Your assignment
Below are entries. Copy exactly the lines running from the line that holds "mode 0: A = [0.45], b" to the line that holds "mode 3: A = [-0.5], b", with both ends included.

---- Data

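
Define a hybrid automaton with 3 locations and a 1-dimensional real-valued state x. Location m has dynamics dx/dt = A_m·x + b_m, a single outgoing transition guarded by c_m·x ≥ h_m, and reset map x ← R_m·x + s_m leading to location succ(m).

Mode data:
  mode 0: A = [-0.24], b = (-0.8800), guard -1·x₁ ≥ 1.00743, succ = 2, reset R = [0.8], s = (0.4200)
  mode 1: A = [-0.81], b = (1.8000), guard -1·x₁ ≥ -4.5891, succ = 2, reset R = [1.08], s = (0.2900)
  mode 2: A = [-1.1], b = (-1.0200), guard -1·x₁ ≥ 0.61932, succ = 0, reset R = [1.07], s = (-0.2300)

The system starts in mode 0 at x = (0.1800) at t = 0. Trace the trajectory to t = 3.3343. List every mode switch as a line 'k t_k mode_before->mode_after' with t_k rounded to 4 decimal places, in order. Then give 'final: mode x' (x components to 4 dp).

1 1.5382 0->2
2 2.0510 2->0
3 2.2270 0->2
4 2.7398 2->0
5 2.9159 0->2
final: 2 -0.5856

Mode 0: guard c·x = 1.0074 hit at Δt = 1.5382 (t = 1.5382), x⁻ = (-1.0074) → reset → x⁺ = (-0.3859), jump to mode 2
Mode 2: guard c·x = 0.6193 hit at Δt = 0.5128 (t = 2.0510), x⁻ = (-0.6193) → reset → x⁺ = (-0.8927), jump to mode 0
Mode 0: guard c·x = 1.0074 hit at Δt = 0.1760 (t = 2.2270), x⁻ = (-1.0074) → reset → x⁺ = (-0.3859), jump to mode 2
Mode 2: guard c·x = 0.6193 hit at Δt = 0.5128 (t = 2.7398), x⁻ = (-0.6193) → reset → x⁺ = (-0.8927), jump to mode 0
Mode 0: guard c·x = 1.0074 hit at Δt = 0.1760 (t = 2.9159), x⁻ = (-1.0074) → reset → x⁺ = (-0.3859), jump to mode 2
Mode 2: flow for 0.4184 to horizon, guard not reached → x = (-0.5856)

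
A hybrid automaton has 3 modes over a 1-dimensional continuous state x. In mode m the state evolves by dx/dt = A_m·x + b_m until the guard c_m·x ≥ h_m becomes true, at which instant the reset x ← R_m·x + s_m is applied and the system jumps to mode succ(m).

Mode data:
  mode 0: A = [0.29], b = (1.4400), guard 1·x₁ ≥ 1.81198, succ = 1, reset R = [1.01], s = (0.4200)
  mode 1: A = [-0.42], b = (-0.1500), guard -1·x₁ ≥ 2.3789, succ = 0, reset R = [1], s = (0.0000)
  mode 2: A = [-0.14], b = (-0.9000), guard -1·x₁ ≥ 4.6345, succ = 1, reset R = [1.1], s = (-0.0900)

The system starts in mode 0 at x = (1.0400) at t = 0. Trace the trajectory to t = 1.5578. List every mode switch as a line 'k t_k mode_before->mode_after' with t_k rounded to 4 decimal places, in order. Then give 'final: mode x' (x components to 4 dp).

1 0.4170 0->1
final: 1 1.2576

Mode 0: guard c·x = 1.8120 hit at Δt = 0.4170 (t = 0.4170), x⁻ = (1.8120) → reset → x⁺ = (2.2501), jump to mode 1
Mode 1: flow for 1.1408 to horizon, guard not reached → x = (1.2576)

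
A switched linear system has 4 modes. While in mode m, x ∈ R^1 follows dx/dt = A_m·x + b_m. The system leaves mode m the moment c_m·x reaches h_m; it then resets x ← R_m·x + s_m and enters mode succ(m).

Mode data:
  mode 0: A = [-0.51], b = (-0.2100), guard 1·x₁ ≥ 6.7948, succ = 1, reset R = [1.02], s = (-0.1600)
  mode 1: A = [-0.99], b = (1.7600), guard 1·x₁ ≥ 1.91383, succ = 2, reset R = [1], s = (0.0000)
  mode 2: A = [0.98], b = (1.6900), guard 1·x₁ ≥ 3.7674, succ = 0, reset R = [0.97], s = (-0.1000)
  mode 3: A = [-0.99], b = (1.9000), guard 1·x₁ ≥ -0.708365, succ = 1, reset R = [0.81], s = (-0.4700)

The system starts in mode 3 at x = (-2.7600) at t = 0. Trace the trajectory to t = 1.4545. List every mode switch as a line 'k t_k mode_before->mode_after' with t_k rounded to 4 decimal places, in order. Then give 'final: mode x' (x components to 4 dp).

Mode 3: guard c·x = -0.7084 hit at Δt = 0.5829 (t = 0.5829), x⁻ = (-0.7084) → reset → x⁺ = (-1.0438), jump to mode 1
Mode 1: flow for 0.8716 to horizon, guard not reached → x = (0.5872)

1 0.5829 3->1
final: 1 0.5872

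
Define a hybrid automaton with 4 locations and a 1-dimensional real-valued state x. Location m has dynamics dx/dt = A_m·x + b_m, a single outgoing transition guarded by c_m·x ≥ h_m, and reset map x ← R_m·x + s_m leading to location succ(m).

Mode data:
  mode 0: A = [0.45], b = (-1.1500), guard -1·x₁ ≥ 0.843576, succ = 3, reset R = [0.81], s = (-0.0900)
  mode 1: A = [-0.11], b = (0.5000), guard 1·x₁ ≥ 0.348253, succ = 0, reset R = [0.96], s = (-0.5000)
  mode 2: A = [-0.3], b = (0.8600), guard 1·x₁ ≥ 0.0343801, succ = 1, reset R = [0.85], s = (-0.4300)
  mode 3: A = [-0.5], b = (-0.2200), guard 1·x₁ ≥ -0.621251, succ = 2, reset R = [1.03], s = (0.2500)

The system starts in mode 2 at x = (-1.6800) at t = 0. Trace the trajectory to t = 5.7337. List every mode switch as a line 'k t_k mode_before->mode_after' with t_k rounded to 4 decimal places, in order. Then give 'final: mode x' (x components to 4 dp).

1 1.5777 2->1
2 3.0705 1->0
3 3.5648 0->3
4 4.7831 3->2
5 5.2484 2->1
final: 1 -0.1436

Mode 2: guard c·x = 0.0344 hit at Δt = 1.5777 (t = 1.5777), x⁻ = (0.0344) → reset → x⁺ = (-0.4008), jump to mode 1
Mode 1: guard c·x = 0.3483 hit at Δt = 1.4928 (t = 3.0705), x⁻ = (0.3483) → reset → x⁺ = (-0.1657), jump to mode 0
Mode 0: guard c·x = 0.8436 hit at Δt = 0.4943 (t = 3.5648), x⁻ = (-0.8436) → reset → x⁺ = (-0.7733), jump to mode 3
Mode 3: guard c·x = -0.6213 hit at Δt = 1.2183 (t = 4.7831), x⁻ = (-0.6213) → reset → x⁺ = (-0.3899), jump to mode 2
Mode 2: guard c·x = 0.0344 hit at Δt = 0.4653 (t = 5.2484), x⁻ = (0.0344) → reset → x⁺ = (-0.4008), jump to mode 1
Mode 1: flow for 0.4853 to horizon, guard not reached → x = (-0.1436)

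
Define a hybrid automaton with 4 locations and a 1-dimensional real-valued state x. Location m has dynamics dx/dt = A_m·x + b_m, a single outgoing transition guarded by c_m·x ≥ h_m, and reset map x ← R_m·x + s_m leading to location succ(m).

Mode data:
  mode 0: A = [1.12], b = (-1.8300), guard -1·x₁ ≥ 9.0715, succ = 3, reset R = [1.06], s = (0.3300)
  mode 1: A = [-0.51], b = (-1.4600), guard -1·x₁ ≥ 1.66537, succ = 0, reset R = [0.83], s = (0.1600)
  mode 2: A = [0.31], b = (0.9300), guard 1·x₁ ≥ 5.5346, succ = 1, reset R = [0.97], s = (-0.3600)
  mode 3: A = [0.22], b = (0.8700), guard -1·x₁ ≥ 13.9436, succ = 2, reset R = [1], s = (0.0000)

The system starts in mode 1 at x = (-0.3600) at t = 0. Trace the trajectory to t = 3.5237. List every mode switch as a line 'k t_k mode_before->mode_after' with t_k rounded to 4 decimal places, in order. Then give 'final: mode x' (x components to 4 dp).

Mode 1: guard c·x = 1.6654 hit at Δt = 1.4456 (t = 1.4456), x⁻ = (-1.6654) → reset → x⁺ = (-1.2223), jump to mode 0
Mode 0: guard c·x = 9.0715 hit at Δt = 1.1797 (t = 2.6253), x⁻ = (-9.0715) → reset → x⁺ = (-9.2858), jump to mode 3
Mode 3: flow for 0.8984 to horizon, guard not reached → x = (-10.4508)

1 1.4456 1->0
2 2.6253 0->3
final: 3 -10.4508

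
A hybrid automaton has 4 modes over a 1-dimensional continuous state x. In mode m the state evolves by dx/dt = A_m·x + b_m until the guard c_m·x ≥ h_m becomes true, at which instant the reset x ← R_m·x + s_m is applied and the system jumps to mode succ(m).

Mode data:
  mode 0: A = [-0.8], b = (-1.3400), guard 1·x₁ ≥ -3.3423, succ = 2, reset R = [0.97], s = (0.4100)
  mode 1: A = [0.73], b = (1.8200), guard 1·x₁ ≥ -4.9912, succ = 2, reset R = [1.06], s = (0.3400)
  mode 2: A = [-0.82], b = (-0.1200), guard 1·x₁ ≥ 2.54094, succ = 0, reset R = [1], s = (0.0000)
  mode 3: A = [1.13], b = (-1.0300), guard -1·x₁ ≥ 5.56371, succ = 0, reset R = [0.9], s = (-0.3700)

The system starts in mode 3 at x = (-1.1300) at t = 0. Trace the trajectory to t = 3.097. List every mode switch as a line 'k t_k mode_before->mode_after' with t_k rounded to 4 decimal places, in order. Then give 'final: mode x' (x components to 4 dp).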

--------

Exercise answer
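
  mode 0: A = [0.45], b = (-1.1500), guard -1·x₁ ≥ 0.843576, succ = 3, reset R = [0.81], s = (-0.0900)
  mode 1: A = [-0.11], b = (0.5000), guard 1·x₁ ≥ 0.348253, succ = 0, reset R = [0.96], s = (-0.5000)
  mode 2: A = [-0.3], b = (0.8600), guard 1·x₁ ≥ 0.0343801, succ = 1, reset R = [0.85], s = (-0.4300)
  mode 3: A = [-0.5], b = (-0.2200), guard 1·x₁ ≥ -0.621251, succ = 2, reset R = [1.03], s = (0.2500)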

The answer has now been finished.